■ **TASK**
Where a line holds the word "below", copy it from the records.

■ **SUPPLIED INFORMATION**
# # # #

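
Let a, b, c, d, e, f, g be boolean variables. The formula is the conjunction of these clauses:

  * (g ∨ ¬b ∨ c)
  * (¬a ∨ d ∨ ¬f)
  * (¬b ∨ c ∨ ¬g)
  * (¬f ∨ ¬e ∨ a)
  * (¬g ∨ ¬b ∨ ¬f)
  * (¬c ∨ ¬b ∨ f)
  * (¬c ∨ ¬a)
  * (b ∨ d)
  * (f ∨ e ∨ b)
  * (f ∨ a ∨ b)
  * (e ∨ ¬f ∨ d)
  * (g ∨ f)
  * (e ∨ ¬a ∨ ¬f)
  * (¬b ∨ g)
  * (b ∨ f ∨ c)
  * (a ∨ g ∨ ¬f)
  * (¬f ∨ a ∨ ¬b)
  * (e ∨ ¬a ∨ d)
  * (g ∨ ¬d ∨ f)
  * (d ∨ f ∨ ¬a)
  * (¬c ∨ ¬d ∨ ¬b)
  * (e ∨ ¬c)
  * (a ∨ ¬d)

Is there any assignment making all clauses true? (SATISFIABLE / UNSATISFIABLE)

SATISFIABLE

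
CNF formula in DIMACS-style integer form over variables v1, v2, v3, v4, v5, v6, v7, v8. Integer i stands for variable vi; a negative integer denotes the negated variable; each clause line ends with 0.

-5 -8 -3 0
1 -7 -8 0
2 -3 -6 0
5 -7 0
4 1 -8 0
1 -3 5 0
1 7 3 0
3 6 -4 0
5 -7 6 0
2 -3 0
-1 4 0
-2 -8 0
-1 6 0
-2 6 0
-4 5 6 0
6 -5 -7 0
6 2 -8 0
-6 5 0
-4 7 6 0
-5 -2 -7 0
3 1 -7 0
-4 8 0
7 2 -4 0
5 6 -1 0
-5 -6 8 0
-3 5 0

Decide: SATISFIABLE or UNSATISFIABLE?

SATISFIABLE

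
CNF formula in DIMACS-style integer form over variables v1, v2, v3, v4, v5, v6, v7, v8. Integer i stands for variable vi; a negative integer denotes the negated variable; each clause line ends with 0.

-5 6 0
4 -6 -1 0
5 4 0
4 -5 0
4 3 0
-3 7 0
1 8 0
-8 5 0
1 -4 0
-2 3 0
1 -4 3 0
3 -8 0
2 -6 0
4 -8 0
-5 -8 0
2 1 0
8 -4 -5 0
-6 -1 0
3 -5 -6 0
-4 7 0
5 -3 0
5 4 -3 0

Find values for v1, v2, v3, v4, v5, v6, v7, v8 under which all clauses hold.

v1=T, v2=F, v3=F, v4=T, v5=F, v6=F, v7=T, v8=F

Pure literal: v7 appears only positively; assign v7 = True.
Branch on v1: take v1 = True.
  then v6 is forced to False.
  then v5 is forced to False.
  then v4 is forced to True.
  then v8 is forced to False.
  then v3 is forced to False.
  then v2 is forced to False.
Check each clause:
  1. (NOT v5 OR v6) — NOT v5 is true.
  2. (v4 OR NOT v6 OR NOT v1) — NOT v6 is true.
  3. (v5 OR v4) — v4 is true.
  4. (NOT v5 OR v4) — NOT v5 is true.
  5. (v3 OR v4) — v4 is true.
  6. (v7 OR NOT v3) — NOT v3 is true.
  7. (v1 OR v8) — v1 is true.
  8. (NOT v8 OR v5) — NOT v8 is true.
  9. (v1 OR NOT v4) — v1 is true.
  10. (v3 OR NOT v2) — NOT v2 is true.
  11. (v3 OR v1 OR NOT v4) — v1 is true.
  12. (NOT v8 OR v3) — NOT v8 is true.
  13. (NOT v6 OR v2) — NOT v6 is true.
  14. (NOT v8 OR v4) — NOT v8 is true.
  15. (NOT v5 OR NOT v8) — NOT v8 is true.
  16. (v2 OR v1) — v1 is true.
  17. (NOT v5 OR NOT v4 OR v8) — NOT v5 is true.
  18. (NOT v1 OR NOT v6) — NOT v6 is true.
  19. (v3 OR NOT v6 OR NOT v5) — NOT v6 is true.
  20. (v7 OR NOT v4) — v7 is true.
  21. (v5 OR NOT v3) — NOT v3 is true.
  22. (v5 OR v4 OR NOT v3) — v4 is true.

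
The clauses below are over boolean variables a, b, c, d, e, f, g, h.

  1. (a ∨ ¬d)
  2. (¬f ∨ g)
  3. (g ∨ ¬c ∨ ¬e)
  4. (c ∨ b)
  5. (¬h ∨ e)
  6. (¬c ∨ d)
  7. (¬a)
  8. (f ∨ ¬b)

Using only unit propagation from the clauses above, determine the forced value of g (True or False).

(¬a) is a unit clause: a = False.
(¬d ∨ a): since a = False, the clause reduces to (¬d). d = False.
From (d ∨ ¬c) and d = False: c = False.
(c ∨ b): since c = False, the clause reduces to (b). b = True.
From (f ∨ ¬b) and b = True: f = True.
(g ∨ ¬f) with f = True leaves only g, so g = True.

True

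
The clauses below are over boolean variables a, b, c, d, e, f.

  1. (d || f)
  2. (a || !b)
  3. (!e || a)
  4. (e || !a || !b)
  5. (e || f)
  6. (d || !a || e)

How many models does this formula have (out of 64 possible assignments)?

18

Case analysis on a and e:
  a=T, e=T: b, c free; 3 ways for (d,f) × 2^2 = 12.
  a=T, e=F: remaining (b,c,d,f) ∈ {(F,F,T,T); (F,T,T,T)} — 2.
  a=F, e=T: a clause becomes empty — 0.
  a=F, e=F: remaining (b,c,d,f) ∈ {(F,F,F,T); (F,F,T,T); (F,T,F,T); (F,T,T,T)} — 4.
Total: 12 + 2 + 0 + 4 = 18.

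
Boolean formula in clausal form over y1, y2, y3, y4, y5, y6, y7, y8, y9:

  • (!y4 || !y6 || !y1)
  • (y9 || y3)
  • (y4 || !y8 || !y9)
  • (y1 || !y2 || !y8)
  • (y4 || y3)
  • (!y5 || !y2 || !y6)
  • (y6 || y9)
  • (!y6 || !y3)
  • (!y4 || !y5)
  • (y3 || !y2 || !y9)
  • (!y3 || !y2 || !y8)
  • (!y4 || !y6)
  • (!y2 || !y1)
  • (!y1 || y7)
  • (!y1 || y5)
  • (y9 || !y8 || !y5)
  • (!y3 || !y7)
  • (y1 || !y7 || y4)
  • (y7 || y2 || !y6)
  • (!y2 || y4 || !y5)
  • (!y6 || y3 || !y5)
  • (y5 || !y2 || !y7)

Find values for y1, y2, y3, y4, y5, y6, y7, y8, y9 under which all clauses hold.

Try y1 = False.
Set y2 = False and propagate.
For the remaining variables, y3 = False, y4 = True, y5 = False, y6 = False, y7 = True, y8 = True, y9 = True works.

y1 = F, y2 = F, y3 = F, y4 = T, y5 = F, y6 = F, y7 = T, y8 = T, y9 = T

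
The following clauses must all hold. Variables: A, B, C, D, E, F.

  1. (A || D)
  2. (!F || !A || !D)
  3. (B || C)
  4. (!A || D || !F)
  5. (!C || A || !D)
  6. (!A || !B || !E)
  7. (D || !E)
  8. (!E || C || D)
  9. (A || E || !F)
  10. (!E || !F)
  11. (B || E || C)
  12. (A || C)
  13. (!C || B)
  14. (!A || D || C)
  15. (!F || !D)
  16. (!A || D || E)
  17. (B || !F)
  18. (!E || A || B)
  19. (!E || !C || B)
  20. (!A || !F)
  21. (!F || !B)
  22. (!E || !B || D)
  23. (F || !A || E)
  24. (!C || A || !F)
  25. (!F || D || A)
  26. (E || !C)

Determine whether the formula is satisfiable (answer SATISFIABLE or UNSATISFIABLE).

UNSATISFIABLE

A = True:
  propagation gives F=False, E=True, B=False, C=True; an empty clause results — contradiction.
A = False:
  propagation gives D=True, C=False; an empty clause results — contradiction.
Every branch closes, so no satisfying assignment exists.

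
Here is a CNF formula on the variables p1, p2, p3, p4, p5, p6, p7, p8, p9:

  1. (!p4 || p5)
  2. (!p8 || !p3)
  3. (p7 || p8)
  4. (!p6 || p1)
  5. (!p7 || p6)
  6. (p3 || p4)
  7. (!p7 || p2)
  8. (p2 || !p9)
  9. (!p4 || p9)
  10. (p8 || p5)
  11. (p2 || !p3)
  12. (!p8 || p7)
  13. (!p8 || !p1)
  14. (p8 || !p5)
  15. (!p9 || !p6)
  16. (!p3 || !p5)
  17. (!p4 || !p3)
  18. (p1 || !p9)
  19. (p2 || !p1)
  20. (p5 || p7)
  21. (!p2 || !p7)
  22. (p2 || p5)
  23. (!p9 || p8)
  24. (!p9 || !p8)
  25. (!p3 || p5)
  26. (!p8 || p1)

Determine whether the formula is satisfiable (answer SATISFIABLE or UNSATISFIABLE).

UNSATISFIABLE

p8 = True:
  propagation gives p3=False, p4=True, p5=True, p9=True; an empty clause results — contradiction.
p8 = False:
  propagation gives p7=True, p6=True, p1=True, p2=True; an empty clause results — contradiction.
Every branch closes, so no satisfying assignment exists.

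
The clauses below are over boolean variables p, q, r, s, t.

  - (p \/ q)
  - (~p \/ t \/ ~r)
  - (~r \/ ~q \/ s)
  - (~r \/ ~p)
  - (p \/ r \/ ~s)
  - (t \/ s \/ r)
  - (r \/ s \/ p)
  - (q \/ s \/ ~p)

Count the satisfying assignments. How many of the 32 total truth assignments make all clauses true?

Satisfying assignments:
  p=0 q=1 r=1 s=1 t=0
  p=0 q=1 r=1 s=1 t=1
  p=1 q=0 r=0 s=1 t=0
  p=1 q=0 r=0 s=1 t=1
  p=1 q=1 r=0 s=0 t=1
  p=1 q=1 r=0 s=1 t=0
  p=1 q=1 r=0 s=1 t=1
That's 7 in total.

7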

# # # #

■ **THE COMPLETED TASK**
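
The clauses below are over boolean variables a, b, c, d, e, f, g, h.
The clauses below are over boolean variables a, b, c, d, e, f.
The clauses below are over boolean variables p, q, r, s, t.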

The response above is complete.